(Collected data entries)
== Segment start ==

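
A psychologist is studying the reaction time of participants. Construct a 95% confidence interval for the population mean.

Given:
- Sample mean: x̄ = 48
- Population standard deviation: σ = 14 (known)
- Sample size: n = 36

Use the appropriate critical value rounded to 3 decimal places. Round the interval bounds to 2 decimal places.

The population standard deviation σ is known, so use a z-interval (standard normal critical value).

For 95% confidence, z* = 1.96 (from standard normal table)

Standard error: SE = σ/√n = 14/√36 = 2.333333

Margin of error: E = z* × SE = 1.96 × 2.333333 = 4.5733

Z-interval: x̄ ± E = 48 ± 4.5733 = (43.4267, 52.5733)

Rounded to 2 decimal places:

(43.43, 52.57)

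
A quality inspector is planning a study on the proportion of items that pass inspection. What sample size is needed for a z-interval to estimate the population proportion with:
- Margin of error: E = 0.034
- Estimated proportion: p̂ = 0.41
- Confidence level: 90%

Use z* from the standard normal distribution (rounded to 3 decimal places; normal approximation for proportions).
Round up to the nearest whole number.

Using z* for proportion z-interval (normal approximation).

For 90% confidence, z* = 1.645 (from standard normal table)

Sample size formula for proportion z-interval: n = z*²p̂(1-p̂)/E²

n = 1.645² × 0.41 × 0.59 / 0.034²
  = 2.706025 × 0.2419 / 0.001156
  = 566.2521

Round up to the nearest whole number: n = 567

567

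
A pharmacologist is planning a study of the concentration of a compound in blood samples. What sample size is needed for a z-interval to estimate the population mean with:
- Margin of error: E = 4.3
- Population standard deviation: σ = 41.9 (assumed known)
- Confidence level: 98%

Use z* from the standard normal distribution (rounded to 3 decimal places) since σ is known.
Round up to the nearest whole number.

Using z* since population σ is known (z-interval formula).

For 98% confidence, z* = 2.326 (from standard normal table)

Sample size formula for z-interval: n = (z*σ/E)²

n = (2.326 × 41.9 / 4.3)²
  = (22.664977)²
  = 513.7012

Round up to the nearest whole number: n = 514

514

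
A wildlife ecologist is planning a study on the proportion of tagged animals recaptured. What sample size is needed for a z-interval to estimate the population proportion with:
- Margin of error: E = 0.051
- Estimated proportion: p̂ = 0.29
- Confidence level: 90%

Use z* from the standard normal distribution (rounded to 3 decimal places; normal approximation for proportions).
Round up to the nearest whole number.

Using z* for proportion z-interval (normal approximation).

For 90% confidence, z* = 1.645 (from standard normal table)

Sample size formula for proportion z-interval: n = z*²p̂(1-p̂)/E²

n = 1.645² × 0.29 × 0.71 / 0.051²
  = 2.706025 × 0.2059 / 0.002601
  = 214.2140

Round up to the nearest whole number: n = 215

215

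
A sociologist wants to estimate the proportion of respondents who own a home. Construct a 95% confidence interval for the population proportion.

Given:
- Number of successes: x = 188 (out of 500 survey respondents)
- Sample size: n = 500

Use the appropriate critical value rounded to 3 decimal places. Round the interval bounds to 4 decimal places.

Sample proportion: p̂ = 188/500 = 0.376000

Check conditions for normal approximation:
  np̂ = 188 ≥ 10 ✓
  n(1-p̂) = 312 ≥ 10 ✓

The sample is large enough, so use a z-interval (normal approximation) for the proportion.

For 95% confidence, z* = 1.96 (from standard normal table)

Standard error: SE = √(p̂(1-p̂)/n) = √(0.376000×0.624000/500) = 0.02166213

Margin of error: E = z* × SE = 1.96 × 0.02166213 = 0.042458

Z-interval: p̂ ± E = 0.376000 ± 0.042458 = (0.333542, 0.418458)

Rounded to 4 decimal places:

(0.3335, 0.4185)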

== Segment end ==

A complete, exact repeat of the records is the required answer.

## Answer for this exercise
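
A psychologist is studying the reaction time of participants. Construct a 95% confidence interval for the population mean.

Given:
- Sample mean: x̄ = 48
- Population standard deviation: σ = 14 (known)
- Sample size: n = 36

Use the appropriate critical value rounded to 3 decimal places. Round the interval bounds to 2 decimal places.

The population standard deviation σ is known, so use a z-interval (standard normal critical value).

For 95% confidence, z* = 1.96 (from standard normal table)

Standard error: SE = σ/√n = 14/√36 = 2.333333

Margin of error: E = z* × SE = 1.96 × 2.333333 = 4.5733

Z-interval: x̄ ± E = 48 ± 4.5733 = (43.4267, 52.5733)

Rounded to 2 decimal places:

(43.43, 52.57)

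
A quality inspector is planning a study on the proportion of items that pass inspection. What sample size is needed for a z-interval to estimate the population proportion with:
- Margin of error: E = 0.034
- Estimated proportion: p̂ = 0.41
- Confidence level: 90%

Use z* from the standard normal distribution (rounded to 3 decimal places; normal approximation for proportions).
Round up to the nearest whole number.

Using z* for proportion z-interval (normal approximation).

For 90% confidence, z* = 1.645 (from standard normal table)

Sample size formula for proportion z-interval: n = z*²p̂(1-p̂)/E²

n = 1.645² × 0.41 × 0.59 / 0.034²
  = 2.706025 × 0.2419 / 0.001156
  = 566.2521

Round up to the nearest whole number: n = 567

567

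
A pharmacologist is planning a study of the concentration of a compound in blood samples. What sample size is needed for a z-interval to estimate the population mean with:
- Margin of error: E = 4.3
- Population standard deviation: σ = 41.9 (assumed known)
- Confidence level: 98%

Use z* from the standard normal distribution (rounded to 3 decimal places) since σ is known.
Round up to the nearest whole number.

Using z* since population σ is known (z-interval formula).

For 98% confidence, z* = 2.326 (from standard normal table)

Sample size formula for z-interval: n = (z*σ/E)²

n = (2.326 × 41.9 / 4.3)²
  = (22.664977)²
  = 513.7012

Round up to the nearest whole number: n = 514

514

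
A wildlife ecologist is planning a study on the proportion of tagged animals recaptured. What sample size is needed for a z-interval to estimate the population proportion with:
- Margin of error: E = 0.051
- Estimated proportion: p̂ = 0.29
- Confidence level: 90%

Use z* from the standard normal distribution (rounded to 3 decimal places; normal approximation for proportions).
Round up to the nearest whole number.

Using z* for proportion z-interval (normal approximation).

For 90% confidence, z* = 1.645 (from standard normal table)

Sample size formula for proportion z-interval: n = z*²p̂(1-p̂)/E²

n = 1.645² × 0.29 × 0.71 / 0.051²
  = 2.706025 × 0.2059 / 0.002601
  = 214.2140

Round up to the nearest whole number: n = 215

215

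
A sociologist wants to estimate the proportion of respondents who own a home. Construct a 95% confidence interval for the population proportion.

Given:
- Number of successes: x = 188 (out of 500 survey respondents)
- Sample size: n = 500

Use the appropriate critical value rounded to 3 decimal places. Round the interval bounds to 4 decimal places.

Sample proportion: p̂ = 188/500 = 0.376000

Check conditions for normal approximation:
  np̂ = 188 ≥ 10 ✓
  n(1-p̂) = 312 ≥ 10 ✓

The sample is large enough, so use a z-interval (normal approximation) for the proportion.

For 95% confidence, z* = 1.96 (from standard normal table)

Standard error: SE = √(p̂(1-p̂)/n) = √(0.376000×0.624000/500) = 0.02166213

Margin of error: E = z* × SE = 1.96 × 0.02166213 = 0.042458

Z-interval: p̂ ± E = 0.376000 ± 0.042458 = (0.333542, 0.418458)

Rounded to 4 decimal places:

(0.3335, 0.4185)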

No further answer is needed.